### Instructions for the task
Reproduce every entry exactly, without alteration.

Stored data
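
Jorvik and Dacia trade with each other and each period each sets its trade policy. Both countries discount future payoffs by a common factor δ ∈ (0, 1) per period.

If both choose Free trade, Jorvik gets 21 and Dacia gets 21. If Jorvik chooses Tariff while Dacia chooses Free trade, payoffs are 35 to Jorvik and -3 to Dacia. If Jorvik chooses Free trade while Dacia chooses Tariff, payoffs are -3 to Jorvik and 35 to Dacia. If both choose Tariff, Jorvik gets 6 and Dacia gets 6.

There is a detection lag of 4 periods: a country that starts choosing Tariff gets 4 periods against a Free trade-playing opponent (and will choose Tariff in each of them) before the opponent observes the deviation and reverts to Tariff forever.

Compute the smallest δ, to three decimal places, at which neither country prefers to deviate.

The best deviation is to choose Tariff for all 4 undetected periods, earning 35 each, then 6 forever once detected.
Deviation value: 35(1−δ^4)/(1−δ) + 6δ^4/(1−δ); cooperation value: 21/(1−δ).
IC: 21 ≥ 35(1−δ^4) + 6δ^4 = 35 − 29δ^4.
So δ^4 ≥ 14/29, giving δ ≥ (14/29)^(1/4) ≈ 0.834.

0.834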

### Written reply
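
Jorvik and Dacia trade with each other and each period each sets its trade policy. Both countries discount future payoffs by a common factor δ ∈ (0, 1) per period.

If both choose Free trade, Jorvik gets 21 and Dacia gets 21. If Jorvik chooses Tariff while Dacia chooses Free trade, payoffs are 35 to Jorvik and -3 to Dacia. If Jorvik chooses Free trade while Dacia chooses Tariff, payoffs are -3 to Jorvik and 35 to Dacia. If both choose Tariff, Jorvik gets 6 and Dacia gets 6.

There is a detection lag of 4 periods: a country that starts choosing Tariff gets 4 periods against a Free trade-playing opponent (and will choose Tariff in each of them) before the opponent observes the deviation and reverts to Tariff forever.

Compute the smallest δ, to three decimal places, at which neither country prefers to deviate.

The best deviation is to choose Tariff for all 4 undetected periods, earning 35 each, then 6 forever once detected.
Deviation value: 35(1−δ^4)/(1−δ) + 6δ^4/(1−δ); cooperation value: 21/(1−δ).
IC: 21 ≥ 35(1−δ^4) + 6δ^4 = 35 − 29δ^4.
So δ^4 ≥ 14/29, giving δ ≥ (14/29)^(1/4) ≈ 0.834.

0.834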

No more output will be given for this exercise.